* [HOW TO COMPLETE THIS TASK] From the data below, repeat exactly the lines from the line with "- age 15: l_x = 0.13, m_x = 7" to the line with "15 | 0.39 | 4 |", both included.

* [SOURCE INFORMATION]
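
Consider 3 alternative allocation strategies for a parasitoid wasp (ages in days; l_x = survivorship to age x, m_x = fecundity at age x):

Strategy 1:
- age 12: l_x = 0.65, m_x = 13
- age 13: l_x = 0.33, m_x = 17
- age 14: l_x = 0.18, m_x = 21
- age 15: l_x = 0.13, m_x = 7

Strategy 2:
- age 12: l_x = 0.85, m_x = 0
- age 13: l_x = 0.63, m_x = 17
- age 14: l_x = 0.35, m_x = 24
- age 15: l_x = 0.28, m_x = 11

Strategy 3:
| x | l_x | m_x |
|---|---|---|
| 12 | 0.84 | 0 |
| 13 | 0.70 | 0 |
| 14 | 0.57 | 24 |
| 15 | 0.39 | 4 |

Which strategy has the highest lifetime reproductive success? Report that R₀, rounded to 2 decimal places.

22.19

Strategy 1: R₀ = 0.65×13 + 0.33×17 + 0.18×21 + 0.13×7 = 18.7500
Strategy 2: R₀ = 0.85×0 + 0.63×17 + 0.35×24 + 0.28×11 = 22.1900
Strategy 3: R₀ = 0.84×0 + 0.70×0 + 0.57×24 + 0.39×4 = 15.2400
Highest R₀: strategy 2 with 22.1900.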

* [EXPECTED ANSWER]
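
- age 15: l_x = 0.13, m_x = 7

Strategy 2:
- age 12: l_x = 0.85, m_x = 0
- age 13: l_x = 0.63, m_x = 17
- age 14: l_x = 0.35, m_x = 24
- age 15: l_x = 0.28, m_x = 11

Strategy 3:
| x | l_x | m_x |
|---|---|---|
| 12 | 0.84 | 0 |
| 13 | 0.70 | 0 |
| 14 | 0.57 | 24 |
| 15 | 0.39 | 4 |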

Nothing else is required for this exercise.